▶ Entries provided:
= Beginning of Section =

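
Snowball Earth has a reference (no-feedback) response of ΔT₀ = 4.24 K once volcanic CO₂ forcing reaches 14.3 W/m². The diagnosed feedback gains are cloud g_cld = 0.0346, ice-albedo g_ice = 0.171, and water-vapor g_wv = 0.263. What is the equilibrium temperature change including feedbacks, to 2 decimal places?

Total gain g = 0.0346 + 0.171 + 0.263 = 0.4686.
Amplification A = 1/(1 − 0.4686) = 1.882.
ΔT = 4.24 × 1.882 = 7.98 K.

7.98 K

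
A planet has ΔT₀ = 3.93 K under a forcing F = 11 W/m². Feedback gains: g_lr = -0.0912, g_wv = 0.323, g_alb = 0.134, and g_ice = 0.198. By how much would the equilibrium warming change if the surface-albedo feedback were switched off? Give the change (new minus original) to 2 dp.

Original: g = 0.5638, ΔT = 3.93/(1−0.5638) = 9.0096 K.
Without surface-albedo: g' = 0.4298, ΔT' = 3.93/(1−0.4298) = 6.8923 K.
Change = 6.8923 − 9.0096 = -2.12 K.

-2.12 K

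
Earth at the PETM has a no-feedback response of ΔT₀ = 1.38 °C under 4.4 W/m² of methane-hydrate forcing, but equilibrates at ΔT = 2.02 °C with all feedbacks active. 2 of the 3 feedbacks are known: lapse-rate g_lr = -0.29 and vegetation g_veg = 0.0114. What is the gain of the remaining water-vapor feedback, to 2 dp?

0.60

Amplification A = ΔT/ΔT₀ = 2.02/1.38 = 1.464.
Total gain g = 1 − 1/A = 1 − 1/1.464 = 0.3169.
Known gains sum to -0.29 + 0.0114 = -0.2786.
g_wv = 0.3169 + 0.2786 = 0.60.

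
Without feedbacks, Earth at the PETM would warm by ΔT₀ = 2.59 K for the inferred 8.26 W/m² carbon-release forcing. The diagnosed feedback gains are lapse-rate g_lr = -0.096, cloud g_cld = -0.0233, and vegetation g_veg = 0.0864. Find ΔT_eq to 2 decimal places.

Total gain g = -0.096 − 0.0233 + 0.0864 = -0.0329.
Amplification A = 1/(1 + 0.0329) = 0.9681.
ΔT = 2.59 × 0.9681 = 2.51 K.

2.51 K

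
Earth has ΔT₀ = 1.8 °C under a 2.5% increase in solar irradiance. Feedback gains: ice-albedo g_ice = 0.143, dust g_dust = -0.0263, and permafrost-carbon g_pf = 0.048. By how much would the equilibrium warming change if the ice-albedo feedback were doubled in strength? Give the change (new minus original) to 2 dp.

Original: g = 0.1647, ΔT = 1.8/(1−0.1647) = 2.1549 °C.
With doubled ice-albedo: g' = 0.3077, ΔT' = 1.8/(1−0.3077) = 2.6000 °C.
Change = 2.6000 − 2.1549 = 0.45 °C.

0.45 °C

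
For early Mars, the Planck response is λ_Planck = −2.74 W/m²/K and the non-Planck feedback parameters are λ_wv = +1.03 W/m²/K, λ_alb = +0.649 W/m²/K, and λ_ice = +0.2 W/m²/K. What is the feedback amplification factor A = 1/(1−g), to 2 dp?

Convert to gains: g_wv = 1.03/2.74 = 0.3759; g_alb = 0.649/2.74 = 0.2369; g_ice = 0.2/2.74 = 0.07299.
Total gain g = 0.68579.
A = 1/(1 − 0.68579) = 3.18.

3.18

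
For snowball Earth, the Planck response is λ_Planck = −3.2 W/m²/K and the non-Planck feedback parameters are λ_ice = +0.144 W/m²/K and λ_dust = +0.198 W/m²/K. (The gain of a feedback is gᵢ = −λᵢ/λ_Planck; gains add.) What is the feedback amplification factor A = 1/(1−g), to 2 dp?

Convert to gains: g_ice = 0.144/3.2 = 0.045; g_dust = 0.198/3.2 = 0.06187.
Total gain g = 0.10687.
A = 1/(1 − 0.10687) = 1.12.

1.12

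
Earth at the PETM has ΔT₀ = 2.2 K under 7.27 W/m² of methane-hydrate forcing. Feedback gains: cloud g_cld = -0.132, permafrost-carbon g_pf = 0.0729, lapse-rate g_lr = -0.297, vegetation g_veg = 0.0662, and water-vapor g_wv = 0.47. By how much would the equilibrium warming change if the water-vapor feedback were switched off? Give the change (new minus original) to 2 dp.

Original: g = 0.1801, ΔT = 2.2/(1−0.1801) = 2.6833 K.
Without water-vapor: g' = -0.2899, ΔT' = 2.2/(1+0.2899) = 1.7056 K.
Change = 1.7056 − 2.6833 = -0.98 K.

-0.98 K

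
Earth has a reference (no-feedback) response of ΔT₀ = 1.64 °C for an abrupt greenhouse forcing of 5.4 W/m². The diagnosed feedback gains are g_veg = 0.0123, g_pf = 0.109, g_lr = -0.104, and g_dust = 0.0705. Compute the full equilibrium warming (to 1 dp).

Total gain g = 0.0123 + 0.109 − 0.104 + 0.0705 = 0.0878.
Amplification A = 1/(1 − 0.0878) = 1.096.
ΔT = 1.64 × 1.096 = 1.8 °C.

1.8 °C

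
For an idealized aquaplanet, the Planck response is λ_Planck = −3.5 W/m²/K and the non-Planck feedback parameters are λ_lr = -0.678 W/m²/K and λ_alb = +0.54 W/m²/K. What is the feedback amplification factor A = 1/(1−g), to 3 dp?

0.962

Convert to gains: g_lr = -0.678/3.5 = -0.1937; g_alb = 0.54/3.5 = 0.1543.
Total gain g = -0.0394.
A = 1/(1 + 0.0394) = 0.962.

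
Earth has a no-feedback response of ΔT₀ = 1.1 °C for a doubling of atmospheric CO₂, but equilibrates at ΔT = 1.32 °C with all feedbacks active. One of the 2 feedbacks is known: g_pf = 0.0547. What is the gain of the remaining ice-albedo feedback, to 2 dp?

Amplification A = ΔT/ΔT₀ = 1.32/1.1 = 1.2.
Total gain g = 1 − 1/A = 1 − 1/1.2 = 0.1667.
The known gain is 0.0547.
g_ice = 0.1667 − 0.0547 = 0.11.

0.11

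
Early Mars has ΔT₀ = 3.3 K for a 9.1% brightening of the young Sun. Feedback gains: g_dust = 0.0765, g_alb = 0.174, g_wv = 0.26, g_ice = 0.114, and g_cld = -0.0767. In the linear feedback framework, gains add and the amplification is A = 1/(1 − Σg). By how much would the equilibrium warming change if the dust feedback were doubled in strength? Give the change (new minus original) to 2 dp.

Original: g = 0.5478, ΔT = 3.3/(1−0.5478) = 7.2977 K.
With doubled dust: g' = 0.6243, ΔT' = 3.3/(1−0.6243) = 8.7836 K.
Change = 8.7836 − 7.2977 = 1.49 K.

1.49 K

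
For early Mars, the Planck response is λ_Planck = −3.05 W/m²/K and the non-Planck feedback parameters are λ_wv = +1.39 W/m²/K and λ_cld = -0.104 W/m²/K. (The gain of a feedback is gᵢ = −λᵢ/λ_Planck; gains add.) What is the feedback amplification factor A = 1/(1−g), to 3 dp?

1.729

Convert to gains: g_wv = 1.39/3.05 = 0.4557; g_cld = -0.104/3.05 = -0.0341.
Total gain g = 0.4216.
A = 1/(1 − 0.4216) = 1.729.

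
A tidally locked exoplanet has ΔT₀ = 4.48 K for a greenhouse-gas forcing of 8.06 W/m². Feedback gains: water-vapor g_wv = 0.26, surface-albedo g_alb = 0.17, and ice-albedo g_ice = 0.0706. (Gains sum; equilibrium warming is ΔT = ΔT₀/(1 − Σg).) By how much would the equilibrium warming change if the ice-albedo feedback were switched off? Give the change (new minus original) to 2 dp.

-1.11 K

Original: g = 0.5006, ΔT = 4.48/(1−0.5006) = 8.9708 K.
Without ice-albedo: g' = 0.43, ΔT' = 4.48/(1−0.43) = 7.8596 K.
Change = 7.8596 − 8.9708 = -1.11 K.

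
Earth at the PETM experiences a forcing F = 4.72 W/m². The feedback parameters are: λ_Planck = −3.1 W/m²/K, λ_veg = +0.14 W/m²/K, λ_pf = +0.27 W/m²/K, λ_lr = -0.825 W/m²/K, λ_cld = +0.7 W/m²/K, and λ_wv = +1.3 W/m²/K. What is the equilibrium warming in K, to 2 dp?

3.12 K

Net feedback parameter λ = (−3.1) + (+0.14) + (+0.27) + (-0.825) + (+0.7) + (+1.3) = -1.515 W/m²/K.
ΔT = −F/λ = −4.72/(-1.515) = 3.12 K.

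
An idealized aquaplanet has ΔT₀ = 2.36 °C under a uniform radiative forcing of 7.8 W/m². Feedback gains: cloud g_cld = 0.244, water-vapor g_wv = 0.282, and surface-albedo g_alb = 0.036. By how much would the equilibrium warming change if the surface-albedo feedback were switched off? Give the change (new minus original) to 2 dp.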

= End of Section =

▶ What this task involves:
The answer must consist of the lines from the one with "A tidally locked" through the final line of the entries above, exactly as they are, and nothing else.

▶ Solution to this task:
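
A tidally locked exoplanet has ΔT₀ = 4.48 K for a greenhouse-gas forcing of 8.06 W/m². Feedback gains: water-vapor g_wv = 0.26, surface-albedo g_alb = 0.17, and ice-albedo g_ice = 0.0706. (Gains sum; equilibrium warming is ΔT = ΔT₀/(1 − Σg).) By how much would the equilibrium warming change if the ice-albedo feedback were switched off? Give the change (new minus original) to 2 dp.

-1.11 K

Original: g = 0.5006, ΔT = 4.48/(1−0.5006) = 8.9708 K.
Without ice-albedo: g' = 0.43, ΔT' = 4.48/(1−0.43) = 7.8596 K.
Change = 7.8596 − 8.9708 = -1.11 K.

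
Earth at the PETM experiences a forcing F = 4.72 W/m². The feedback parameters are: λ_Planck = −3.1 W/m²/K, λ_veg = +0.14 W/m²/K, λ_pf = +0.27 W/m²/K, λ_lr = -0.825 W/m²/K, λ_cld = +0.7 W/m²/K, and λ_wv = +1.3 W/m²/K. What is the equilibrium warming in K, to 2 dp?

3.12 K

Net feedback parameter λ = (−3.1) + (+0.14) + (+0.27) + (-0.825) + (+0.7) + (+1.3) = -1.515 W/m²/K.
ΔT = −F/λ = −4.72/(-1.515) = 3.12 K.

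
An idealized aquaplanet has ΔT₀ = 2.36 °C under a uniform radiative forcing of 7.8 W/m². Feedback gains: cloud g_cld = 0.244, water-vapor g_wv = 0.282, and surface-albedo g_alb = 0.036. By how much would the equilibrium warming change if the surface-albedo feedback were switched off? Give the change (new minus original) to 2 dp.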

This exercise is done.